## The problem:
Every line from the start of the records below to the line containing "Answer: $0$" should be retyped exactly, that line included, and no others.

......

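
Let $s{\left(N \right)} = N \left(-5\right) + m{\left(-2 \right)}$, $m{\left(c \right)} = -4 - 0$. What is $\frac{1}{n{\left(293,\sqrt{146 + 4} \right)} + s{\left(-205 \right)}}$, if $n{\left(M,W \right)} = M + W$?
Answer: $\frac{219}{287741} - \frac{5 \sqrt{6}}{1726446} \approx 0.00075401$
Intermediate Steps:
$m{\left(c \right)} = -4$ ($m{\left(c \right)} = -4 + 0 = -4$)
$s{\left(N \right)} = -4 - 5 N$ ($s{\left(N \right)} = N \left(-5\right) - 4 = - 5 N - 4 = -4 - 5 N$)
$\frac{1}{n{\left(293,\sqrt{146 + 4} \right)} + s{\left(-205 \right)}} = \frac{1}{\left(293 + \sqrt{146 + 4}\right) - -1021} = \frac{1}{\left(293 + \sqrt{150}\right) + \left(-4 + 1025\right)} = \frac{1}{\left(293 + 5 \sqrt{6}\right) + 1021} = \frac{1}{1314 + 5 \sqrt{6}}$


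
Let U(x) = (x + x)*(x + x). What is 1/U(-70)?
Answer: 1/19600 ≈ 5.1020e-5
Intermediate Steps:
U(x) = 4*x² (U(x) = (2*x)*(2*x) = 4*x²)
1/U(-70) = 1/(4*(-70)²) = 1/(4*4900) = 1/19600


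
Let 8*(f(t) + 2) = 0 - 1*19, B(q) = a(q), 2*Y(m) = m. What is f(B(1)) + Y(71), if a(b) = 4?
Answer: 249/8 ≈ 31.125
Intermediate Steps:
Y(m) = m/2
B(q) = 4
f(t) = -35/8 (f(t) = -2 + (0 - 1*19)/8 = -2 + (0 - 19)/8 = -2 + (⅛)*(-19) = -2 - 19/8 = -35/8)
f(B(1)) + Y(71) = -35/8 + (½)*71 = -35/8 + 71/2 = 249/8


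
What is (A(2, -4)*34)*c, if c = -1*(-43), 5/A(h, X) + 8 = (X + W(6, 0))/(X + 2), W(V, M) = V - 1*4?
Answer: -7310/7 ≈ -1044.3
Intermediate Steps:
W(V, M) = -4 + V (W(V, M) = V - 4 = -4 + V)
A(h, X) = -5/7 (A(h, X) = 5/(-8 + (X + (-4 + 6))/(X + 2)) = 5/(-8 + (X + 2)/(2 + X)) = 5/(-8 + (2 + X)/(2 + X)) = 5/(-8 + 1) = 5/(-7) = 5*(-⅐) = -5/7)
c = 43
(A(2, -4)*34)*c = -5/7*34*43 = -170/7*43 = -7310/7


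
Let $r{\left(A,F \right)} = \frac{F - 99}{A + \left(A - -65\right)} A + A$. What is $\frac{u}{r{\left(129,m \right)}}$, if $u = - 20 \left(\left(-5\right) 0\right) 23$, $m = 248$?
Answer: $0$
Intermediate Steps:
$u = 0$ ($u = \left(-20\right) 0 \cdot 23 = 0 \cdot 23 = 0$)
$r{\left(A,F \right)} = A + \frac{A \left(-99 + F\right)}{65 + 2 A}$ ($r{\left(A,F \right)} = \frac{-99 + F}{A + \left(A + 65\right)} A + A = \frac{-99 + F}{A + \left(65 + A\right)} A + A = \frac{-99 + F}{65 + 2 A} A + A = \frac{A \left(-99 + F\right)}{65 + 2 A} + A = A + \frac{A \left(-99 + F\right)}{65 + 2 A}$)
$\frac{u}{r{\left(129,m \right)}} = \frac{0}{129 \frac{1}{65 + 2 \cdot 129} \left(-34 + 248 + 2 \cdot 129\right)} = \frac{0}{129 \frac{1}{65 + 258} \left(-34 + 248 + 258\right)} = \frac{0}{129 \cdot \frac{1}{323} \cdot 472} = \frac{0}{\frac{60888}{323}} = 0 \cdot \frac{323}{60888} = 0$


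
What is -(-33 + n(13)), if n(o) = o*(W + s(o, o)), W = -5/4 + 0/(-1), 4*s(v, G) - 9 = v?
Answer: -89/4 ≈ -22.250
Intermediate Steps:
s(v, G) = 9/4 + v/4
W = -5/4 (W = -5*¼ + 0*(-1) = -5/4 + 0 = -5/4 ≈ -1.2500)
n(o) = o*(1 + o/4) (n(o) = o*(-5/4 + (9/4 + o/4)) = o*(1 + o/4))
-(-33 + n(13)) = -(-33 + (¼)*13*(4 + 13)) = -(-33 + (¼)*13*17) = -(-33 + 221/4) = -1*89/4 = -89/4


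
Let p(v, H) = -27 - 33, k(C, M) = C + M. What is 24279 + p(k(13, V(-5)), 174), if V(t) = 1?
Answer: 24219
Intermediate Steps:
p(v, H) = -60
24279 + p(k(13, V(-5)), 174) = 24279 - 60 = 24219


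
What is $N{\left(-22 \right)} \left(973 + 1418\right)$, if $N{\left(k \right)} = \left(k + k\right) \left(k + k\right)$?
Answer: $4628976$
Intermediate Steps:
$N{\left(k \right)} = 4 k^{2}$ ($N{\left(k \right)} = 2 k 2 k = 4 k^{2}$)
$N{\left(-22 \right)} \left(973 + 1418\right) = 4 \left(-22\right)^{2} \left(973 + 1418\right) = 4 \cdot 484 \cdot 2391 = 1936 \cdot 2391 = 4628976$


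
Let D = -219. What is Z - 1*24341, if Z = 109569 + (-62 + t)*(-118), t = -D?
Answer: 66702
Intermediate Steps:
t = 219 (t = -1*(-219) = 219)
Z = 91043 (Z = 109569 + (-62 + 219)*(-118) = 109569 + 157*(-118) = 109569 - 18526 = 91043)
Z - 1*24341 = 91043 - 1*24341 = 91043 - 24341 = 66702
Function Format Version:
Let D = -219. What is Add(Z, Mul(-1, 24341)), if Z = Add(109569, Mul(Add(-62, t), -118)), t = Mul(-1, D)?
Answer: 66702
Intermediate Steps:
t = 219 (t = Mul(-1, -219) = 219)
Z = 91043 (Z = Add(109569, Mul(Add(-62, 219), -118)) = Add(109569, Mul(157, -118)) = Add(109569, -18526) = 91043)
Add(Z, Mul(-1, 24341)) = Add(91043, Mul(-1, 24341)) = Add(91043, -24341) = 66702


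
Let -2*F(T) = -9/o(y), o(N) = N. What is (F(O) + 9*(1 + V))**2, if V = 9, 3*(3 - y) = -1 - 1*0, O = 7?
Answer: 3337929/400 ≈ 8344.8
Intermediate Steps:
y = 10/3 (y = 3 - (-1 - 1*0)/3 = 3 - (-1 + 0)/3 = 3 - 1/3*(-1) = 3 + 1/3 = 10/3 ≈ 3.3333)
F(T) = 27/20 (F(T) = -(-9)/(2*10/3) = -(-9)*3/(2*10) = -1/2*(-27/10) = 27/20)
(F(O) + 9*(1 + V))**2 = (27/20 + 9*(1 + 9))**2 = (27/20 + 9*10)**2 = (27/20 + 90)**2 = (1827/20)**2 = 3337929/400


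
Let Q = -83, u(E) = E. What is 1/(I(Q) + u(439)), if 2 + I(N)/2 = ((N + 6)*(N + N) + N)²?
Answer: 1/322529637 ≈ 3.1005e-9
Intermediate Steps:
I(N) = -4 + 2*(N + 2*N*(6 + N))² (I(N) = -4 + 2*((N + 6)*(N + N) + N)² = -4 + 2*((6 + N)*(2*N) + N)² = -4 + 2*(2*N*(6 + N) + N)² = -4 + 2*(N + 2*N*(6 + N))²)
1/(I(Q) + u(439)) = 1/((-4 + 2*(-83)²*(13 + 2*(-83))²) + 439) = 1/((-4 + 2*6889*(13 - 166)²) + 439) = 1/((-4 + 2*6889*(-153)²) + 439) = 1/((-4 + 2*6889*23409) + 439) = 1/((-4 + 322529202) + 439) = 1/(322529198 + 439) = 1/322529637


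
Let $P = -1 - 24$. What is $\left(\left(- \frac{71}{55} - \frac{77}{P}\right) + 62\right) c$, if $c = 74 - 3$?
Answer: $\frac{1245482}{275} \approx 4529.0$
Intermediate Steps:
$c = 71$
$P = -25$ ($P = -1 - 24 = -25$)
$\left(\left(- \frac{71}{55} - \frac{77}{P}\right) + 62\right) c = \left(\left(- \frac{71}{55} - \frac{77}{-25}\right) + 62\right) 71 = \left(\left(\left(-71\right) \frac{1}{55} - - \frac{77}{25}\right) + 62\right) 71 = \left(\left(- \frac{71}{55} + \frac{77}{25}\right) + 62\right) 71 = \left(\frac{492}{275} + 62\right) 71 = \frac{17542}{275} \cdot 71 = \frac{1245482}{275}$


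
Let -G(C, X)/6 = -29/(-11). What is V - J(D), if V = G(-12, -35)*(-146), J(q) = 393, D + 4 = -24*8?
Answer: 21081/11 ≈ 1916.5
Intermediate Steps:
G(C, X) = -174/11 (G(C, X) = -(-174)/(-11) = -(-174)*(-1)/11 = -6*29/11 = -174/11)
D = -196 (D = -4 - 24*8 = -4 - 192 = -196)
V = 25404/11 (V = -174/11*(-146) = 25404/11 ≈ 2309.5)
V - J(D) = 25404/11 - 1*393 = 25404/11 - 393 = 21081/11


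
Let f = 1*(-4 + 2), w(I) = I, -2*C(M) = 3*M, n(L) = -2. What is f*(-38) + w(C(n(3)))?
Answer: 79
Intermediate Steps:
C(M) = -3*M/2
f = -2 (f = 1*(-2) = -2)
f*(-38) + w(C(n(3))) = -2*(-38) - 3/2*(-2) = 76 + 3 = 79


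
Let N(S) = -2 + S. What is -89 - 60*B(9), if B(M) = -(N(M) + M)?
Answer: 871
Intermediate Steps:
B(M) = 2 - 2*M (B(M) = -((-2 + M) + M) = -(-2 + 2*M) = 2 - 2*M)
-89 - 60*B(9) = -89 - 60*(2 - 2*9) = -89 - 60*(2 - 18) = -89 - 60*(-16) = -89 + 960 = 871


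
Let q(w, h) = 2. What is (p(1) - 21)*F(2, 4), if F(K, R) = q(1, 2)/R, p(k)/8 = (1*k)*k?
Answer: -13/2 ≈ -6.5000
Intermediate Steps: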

......

## Answer to the problem:
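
Let $s{\left(N \right)} = N \left(-5\right) + m{\left(-2 \right)}$, $m{\left(c \right)} = -4 - 0$. What is $\frac{1}{n{\left(293,\sqrt{146 + 4} \right)} + s{\left(-205 \right)}}$, if $n{\left(M,W \right)} = M + W$?
Answer: $\frac{219}{287741} - \frac{5 \sqrt{6}}{1726446} \approx 0.00075401$
Intermediate Steps:
$m{\left(c \right)} = -4$ ($m{\left(c \right)} = -4 + 0 = -4$)
$s{\left(N \right)} = -4 - 5 N$ ($s{\left(N \right)} = N \left(-5\right) - 4 = - 5 N - 4 = -4 - 5 N$)
$\frac{1}{n{\left(293,\sqrt{146 + 4} \right)} + s{\left(-205 \right)}} = \frac{1}{\left(293 + \sqrt{146 + 4}\right) - -1021} = \frac{1}{\left(293 + \sqrt{150}\right) + \left(-4 + 1025\right)} = \frac{1}{\left(293 + 5 \sqrt{6}\right) + 1021} = \frac{1}{1314 + 5 \sqrt{6}}$


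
Let U(x) = (x + x)*(x + x). What is 1/U(-70)?
Answer: 1/19600 ≈ 5.1020e-5
Intermediate Steps:
U(x) = 4*x² (U(x) = (2*x)*(2*x) = 4*x²)
1/U(-70) = 1/(4*(-70)²) = 1/(4*4900) = 1/19600


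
Let 8*(f(t) + 2) = 0 - 1*19, B(q) = a(q), 2*Y(m) = m. What is f(B(1)) + Y(71), if a(b) = 4?
Answer: 249/8 ≈ 31.125
Intermediate Steps:
Y(m) = m/2
B(q) = 4
f(t) = -35/8 (f(t) = -2 + (0 - 1*19)/8 = -2 + (0 - 19)/8 = -2 + (⅛)*(-19) = -2 - 19/8 = -35/8)
f(B(1)) + Y(71) = -35/8 + (½)*71 = -35/8 + 71/2 = 249/8


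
What is (A(2, -4)*34)*c, if c = -1*(-43), 5/A(h, X) + 8 = (X + W(6, 0))/(X + 2), W(V, M) = V - 1*4?
Answer: -7310/7 ≈ -1044.3
Intermediate Steps:
W(V, M) = -4 + V (W(V, M) = V - 4 = -4 + V)
A(h, X) = -5/7 (A(h, X) = 5/(-8 + (X + (-4 + 6))/(X + 2)) = 5/(-8 + (X + 2)/(2 + X)) = 5/(-8 + (2 + X)/(2 + X)) = 5/(-8 + 1) = 5/(-7) = 5*(-⅐) = -5/7)
c = 43
(A(2, -4)*34)*c = -5/7*34*43 = -170/7*43 = -7310/7


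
Let $r{\left(A,F \right)} = \frac{F - 99}{A + \left(A - -65\right)} A + A$. What is $\frac{u}{r{\left(129,m \right)}}$, if $u = - 20 \left(\left(-5\right) 0\right) 23$, $m = 248$?
Answer: $0$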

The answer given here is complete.